### SUPPLIED INFORMATION
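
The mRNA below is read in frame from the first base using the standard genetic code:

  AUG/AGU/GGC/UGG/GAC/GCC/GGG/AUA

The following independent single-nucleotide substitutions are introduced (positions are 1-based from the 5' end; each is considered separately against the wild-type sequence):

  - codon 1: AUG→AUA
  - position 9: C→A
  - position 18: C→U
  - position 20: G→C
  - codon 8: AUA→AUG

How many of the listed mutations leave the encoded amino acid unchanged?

Codon 1: AUG (Met) → AUA (Ile) — missense.
Codon 3: GGC (Gly) → GGA (Gly) — synonymous.
Codon 6: GCC (Ala) → GCU (Ala) — synonymous.
Codon 7: GGG (Gly) → GCG (Ala) — missense.
Codon 8: AUA (Ile) → AUG (Met) — missense.
Synonymous: 2 of 5.

2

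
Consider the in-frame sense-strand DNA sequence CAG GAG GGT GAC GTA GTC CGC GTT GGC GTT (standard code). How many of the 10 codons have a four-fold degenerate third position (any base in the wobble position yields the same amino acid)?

7

Codon 1 CAG (Gln): third position 2-fold.
Codon 2 GAG (Glu): third position 2-fold.
Codon 3 GGT (Gly): third position 4-fold.
Codon 4 GAC (Asp): third position 2-fold.
Codon 5 GTA (Val): third position 4-fold.
Codon 6 GTC (Val): third position 4-fold.
Codon 7 CGC (Arg): third position 4-fold.
Codon 8 GTT (Val): third position 4-fold.
Codon 9 GGC (Gly): third position 4-fold.
Codon 10 GTT (Val): third position 4-fold.
Four-fold degenerate third positions: 7.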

### DIRECTIONS FOR THIS TASK
What you output must be the lines from the opening of the material above up to and including the line with "- codon 8: AUA→AUG", reproduced exactly.

### YOUR SOLUTION
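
The mRNA below is read in frame from the first base using the standard genetic code:

  AUG/AGU/GGC/UGG/GAC/GCC/GGG/AUA

The following independent single-nucleotide substitutions are introduced (positions are 1-based from the 5' end; each is considered separately against the wild-type sequence):

  - codon 1: AUG→AUA
  - position 9: C→A
  - position 18: C→U
  - position 20: G→C
  - codon 8: AUA→AUG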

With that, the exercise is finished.